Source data

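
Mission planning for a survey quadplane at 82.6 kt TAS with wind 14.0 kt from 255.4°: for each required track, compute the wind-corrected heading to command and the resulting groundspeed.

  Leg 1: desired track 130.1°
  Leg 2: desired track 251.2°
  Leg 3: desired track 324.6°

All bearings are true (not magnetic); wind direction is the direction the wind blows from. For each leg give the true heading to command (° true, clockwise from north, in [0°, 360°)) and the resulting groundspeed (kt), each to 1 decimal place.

Leg 1: heading=138.1°, groundspeed=89.9 kt
Leg 2: heading=251.9°, groundspeed=68.6 kt
Leg 3: heading=315.5°, groundspeed=76.6 kt

Leg 1: desired track 130.1°; wind correction +8.0° → command heading 138.1°, groundspeed 89.9 kt
Leg 2: desired track 251.2°; wind correction +0.7° → command heading 251.9°, groundspeed 68.6 kt
Leg 3: desired track 324.6°; wind correction -9.1° → command heading 315.5°, groundspeed 76.6 kt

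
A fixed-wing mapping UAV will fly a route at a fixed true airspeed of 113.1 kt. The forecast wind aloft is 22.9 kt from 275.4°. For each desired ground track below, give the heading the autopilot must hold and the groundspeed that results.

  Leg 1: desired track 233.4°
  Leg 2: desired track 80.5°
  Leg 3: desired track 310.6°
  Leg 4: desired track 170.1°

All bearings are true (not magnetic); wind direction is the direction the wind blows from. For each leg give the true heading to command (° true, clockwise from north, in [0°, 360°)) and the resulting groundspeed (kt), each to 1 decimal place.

Leg 1: heading=241.2°, groundspeed=95.0 kt
Leg 2: heading=77.5°, groundspeed=135.1 kt
Leg 3: heading=303.9°, groundspeed=93.6 kt
Leg 4: heading=181.4°, groundspeed=117.0 kt

Leg 1: desired track 233.4°; wind correction +7.8° → command heading 241.2°, groundspeed 95.0 kt
Leg 2: desired track 80.5°; wind correction -3.0° → command heading 77.5°, groundspeed 135.1 kt
Leg 3: desired track 310.6°; wind correction -6.7° → command heading 303.9°, groundspeed 93.6 kt
Leg 4: desired track 170.1°; wind correction +11.3° → command heading 181.4°, groundspeed 117.0 kt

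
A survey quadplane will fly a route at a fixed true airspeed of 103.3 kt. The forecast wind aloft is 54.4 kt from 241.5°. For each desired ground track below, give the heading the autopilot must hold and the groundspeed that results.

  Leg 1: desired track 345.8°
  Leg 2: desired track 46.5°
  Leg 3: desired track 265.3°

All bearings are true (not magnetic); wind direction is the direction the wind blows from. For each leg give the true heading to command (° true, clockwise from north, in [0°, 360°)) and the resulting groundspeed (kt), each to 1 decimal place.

Leg 1: desired track 345.8°; wind correction -30.7° → command heading 315.1°, groundspeed 102.3 kt
Leg 2: desired track 46.5°; wind correction -7.8° → command heading 38.7°, groundspeed 154.9 kt
Leg 3: desired track 265.3°; wind correction -12.3° → command heading 253.0°, groundspeed 51.2 kt

Leg 1: heading=315.1°, groundspeed=102.3 kt
Leg 2: heading=38.7°, groundspeed=154.9 kt
Leg 3: heading=253.0°, groundspeed=51.2 kt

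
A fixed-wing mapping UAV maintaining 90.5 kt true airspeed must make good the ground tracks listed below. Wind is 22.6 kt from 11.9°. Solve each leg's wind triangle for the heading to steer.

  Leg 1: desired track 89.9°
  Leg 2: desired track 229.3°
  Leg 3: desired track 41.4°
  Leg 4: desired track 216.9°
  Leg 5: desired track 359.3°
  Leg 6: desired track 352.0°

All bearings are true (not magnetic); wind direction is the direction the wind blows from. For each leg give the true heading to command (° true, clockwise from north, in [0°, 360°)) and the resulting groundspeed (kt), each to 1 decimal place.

Leg 1: desired track 89.9°; wind correction -14.1° → command heading 75.8°, groundspeed 83.1 kt
Leg 2: desired track 229.3°; wind correction +8.7° → command heading 238.0°, groundspeed 107.4 kt
Leg 3: desired track 41.4°; wind correction -7.1° → command heading 34.3°, groundspeed 70.1 kt
Leg 4: desired track 216.9°; wind correction +6.1° → command heading 223.0°, groundspeed 110.5 kt
Leg 5: desired track 359.3°; wind correction +3.1° → command heading 2.4°, groundspeed 68.3 kt
Leg 6: desired track 352.0°; wind correction +4.9° → command heading 356.9°, groundspeed 68.9 kt

Leg 1: heading=75.8°, groundspeed=83.1 kt
Leg 2: heading=238.0°, groundspeed=107.4 kt
Leg 3: heading=34.3°, groundspeed=70.1 kt
Leg 4: heading=223.0°, groundspeed=110.5 kt
Leg 5: heading=2.4°, groundspeed=68.3 kt
Leg 6: heading=356.9°, groundspeed=68.9 kt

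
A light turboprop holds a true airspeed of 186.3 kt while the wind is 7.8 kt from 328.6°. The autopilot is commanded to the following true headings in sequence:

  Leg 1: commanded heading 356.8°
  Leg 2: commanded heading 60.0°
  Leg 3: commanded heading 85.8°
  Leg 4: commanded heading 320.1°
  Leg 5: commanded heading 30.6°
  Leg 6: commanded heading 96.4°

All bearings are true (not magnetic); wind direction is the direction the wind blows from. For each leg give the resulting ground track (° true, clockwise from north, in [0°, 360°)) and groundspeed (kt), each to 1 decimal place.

Leg 1: track=358.0°, groundspeed=179.5 kt
Leg 2: track=62.4°, groundspeed=186.7 kt
Leg 3: track=87.9°, groundspeed=190.0 kt
Leg 4: track=319.7°, groundspeed=178.6 kt
Leg 5: track=32.8°, groundspeed=182.8 kt
Leg 6: track=98.2°, groundspeed=191.2 kt

Leg 1: heading 356.8°; drift +1.2° → track 358.0°, groundspeed 179.5 kt
Leg 2: heading 60.0°; drift +2.4° → track 62.4°, groundspeed 186.7 kt
Leg 3: heading 85.8°; drift +2.1° → track 87.9°, groundspeed 190.0 kt
Leg 4: heading 320.1°; drift -0.4° → track 319.7°, groundspeed 178.6 kt
Leg 5: heading 30.6°; drift +2.2° → track 32.8°, groundspeed 182.8 kt
Leg 6: heading 96.4°; drift +1.8° → track 98.2°, groundspeed 191.2 kt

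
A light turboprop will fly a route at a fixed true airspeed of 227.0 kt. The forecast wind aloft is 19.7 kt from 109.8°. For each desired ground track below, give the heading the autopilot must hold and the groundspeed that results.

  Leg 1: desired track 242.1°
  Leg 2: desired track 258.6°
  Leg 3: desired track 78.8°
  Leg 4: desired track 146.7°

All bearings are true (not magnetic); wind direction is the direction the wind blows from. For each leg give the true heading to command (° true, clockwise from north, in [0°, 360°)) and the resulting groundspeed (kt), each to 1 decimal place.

Leg 1: heading=238.4°, groundspeed=239.8 kt
Leg 2: heading=256.0°, groundspeed=243.6 kt
Leg 3: heading=81.4°, groundspeed=209.9 kt
Leg 4: heading=143.7°, groundspeed=210.9 kt

Leg 1: desired track 242.1°; wind correction -3.7° → command heading 238.4°, groundspeed 239.8 kt
Leg 2: desired track 258.6°; wind correction -2.6° → command heading 256.0°, groundspeed 243.6 kt
Leg 3: desired track 78.8°; wind correction +2.6° → command heading 81.4°, groundspeed 209.9 kt
Leg 4: desired track 146.7°; wind correction -3.0° → command heading 143.7°, groundspeed 210.9 kt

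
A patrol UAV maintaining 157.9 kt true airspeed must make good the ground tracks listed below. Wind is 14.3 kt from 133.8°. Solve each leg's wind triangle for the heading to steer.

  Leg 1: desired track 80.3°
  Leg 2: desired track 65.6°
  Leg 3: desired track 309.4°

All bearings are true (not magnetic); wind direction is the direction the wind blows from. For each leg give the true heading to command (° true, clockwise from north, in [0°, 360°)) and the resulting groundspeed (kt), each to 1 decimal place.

Leg 1: heading=84.5°, groundspeed=149.0 kt
Leg 2: heading=70.4°, groundspeed=152.0 kt
Leg 3: heading=309.0°, groundspeed=172.2 kt

Leg 1: desired track 80.3°; wind correction +4.2° → command heading 84.5°, groundspeed 149.0 kt
Leg 2: desired track 65.6°; wind correction +4.8° → command heading 70.4°, groundspeed 152.0 kt
Leg 3: desired track 309.4°; wind correction -0.4° → command heading 309.0°, groundspeed 172.2 kt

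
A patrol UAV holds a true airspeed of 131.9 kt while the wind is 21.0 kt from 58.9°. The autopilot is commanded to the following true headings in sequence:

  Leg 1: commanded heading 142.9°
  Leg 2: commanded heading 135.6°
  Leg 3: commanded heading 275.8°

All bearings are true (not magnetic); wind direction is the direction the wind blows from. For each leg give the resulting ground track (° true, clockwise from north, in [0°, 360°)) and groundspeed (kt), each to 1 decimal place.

Leg 1: heading 142.9°; drift +9.1° → track 152.0°, groundspeed 131.4 kt
Leg 2: heading 135.6°; drift +9.1° → track 144.7°, groundspeed 128.7 kt
Leg 3: heading 275.8°; drift -4.8° → track 271.0°, groundspeed 149.2 kt

Leg 1: track=152.0°, groundspeed=131.4 kt
Leg 2: track=144.7°, groundspeed=128.7 kt
Leg 3: track=271.0°, groundspeed=149.2 kt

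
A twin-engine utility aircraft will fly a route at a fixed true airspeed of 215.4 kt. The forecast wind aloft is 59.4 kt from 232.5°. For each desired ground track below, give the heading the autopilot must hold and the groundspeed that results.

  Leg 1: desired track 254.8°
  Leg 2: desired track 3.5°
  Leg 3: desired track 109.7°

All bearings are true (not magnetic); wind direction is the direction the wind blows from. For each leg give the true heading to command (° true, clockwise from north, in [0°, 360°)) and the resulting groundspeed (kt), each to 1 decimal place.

Leg 1: heading=248.8°, groundspeed=159.3 kt
Leg 2: heading=351.5°, groundspeed=249.7 kt
Leg 3: heading=123.1°, groundspeed=241.7 kt

Leg 1: desired track 254.8°; wind correction -6.0° → command heading 248.8°, groundspeed 159.3 kt
Leg 2: desired track 3.5°; wind correction -12.0° → command heading 351.5°, groundspeed 249.7 kt
Leg 3: desired track 109.7°; wind correction +13.4° → command heading 123.1°, groundspeed 241.7 kt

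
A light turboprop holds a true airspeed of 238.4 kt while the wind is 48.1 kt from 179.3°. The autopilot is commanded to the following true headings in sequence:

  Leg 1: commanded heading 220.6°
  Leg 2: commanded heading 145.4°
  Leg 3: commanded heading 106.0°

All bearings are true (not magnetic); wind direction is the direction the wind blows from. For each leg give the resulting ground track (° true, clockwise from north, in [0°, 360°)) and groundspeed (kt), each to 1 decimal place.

Leg 1: heading 220.6°; drift +8.9° → track 229.5°, groundspeed 204.7 kt
Leg 2: heading 145.4°; drift -7.7° → track 137.7°, groundspeed 200.3 kt
Leg 3: heading 106.0°; drift -11.6° → track 94.4°, groundspeed 229.3 kt

Leg 1: track=229.5°, groundspeed=204.7 kt
Leg 2: track=137.7°, groundspeed=200.3 kt
Leg 3: track=94.4°, groundspeed=229.3 kt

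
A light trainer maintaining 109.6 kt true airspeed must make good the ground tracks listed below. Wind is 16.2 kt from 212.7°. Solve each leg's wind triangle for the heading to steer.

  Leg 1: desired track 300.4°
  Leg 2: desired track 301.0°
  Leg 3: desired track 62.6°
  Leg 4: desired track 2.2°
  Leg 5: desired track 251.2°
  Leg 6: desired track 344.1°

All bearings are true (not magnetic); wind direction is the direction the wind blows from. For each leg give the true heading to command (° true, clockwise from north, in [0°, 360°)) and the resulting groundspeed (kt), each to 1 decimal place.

Leg 1: heading=291.9°, groundspeed=107.7 kt
Leg 2: heading=292.5°, groundspeed=107.9 kt
Leg 3: heading=66.8°, groundspeed=123.3 kt
Leg 4: heading=357.9°, groundspeed=123.2 kt
Leg 5: heading=245.9°, groundspeed=96.5 kt
Leg 6: heading=337.7°, groundspeed=119.6 kt

Leg 1: desired track 300.4°; wind correction -8.5° → command heading 291.9°, groundspeed 107.7 kt
Leg 2: desired track 301.0°; wind correction -8.5° → command heading 292.5°, groundspeed 107.9 kt
Leg 3: desired track 62.6°; wind correction +4.2° → command heading 66.8°, groundspeed 123.3 kt
Leg 4: desired track 2.2°; wind correction -4.3° → command heading 357.9°, groundspeed 123.2 kt
Leg 5: desired track 251.2°; wind correction -5.3° → command heading 245.9°, groundspeed 96.5 kt
Leg 6: desired track 344.1°; wind correction -6.4° → command heading 337.7°, groundspeed 119.6 kt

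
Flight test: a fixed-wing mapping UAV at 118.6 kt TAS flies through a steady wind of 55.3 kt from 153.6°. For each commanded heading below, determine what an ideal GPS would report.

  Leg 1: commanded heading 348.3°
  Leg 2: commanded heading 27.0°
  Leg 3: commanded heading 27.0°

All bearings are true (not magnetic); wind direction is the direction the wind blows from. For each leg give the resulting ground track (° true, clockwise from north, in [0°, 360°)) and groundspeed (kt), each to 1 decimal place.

Leg 1: track=343.6°, groundspeed=172.7 kt
Leg 2: track=10.7°, groundspeed=157.9 kt
Leg 3: track=10.7°, groundspeed=157.9 kt

Leg 1: heading 348.3°; drift -4.7° → track 343.6°, groundspeed 172.7 kt
Leg 2: heading 27.0°; drift -16.3° → track 10.7°, groundspeed 157.9 kt
Leg 3: heading 27.0°; drift -16.3° → track 10.7°, groundspeed 157.9 kt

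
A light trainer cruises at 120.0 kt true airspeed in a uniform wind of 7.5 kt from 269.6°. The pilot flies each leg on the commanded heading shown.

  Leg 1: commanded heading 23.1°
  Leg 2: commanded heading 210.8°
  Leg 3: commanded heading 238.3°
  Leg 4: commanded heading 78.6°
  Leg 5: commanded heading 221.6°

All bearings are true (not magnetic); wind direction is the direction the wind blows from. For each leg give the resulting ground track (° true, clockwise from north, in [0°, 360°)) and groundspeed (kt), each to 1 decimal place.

Leg 1: track=26.3°, groundspeed=123.2 kt
Leg 2: track=207.6°, groundspeed=116.3 kt
Leg 3: track=236.3°, groundspeed=113.7 kt
Leg 4: track=79.2°, groundspeed=127.4 kt
Leg 5: track=218.8°, groundspeed=115.1 kt

Leg 1: heading 23.1°; drift +3.2° → track 26.3°, groundspeed 123.2 kt
Leg 2: heading 210.8°; drift -3.2° → track 207.6°, groundspeed 116.3 kt
Leg 3: heading 238.3°; drift -2.0° → track 236.3°, groundspeed 113.7 kt
Leg 4: heading 78.6°; drift +0.6° → track 79.2°, groundspeed 127.4 kt
Leg 5: heading 221.6°; drift -2.8° → track 218.8°, groundspeed 115.1 kt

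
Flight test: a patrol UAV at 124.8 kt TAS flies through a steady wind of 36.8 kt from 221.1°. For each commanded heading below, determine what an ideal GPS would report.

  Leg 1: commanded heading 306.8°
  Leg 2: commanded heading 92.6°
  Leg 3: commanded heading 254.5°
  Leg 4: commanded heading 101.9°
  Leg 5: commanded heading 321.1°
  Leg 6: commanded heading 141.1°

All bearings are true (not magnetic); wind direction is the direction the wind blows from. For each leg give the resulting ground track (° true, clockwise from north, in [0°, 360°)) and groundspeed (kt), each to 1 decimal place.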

* [PROBLEM REQUIREMENTS]: Lines holding the word "while" in the records above: how many are there? Answer with the number only.

* [ANSWER TO THIS EXERCISE]: 3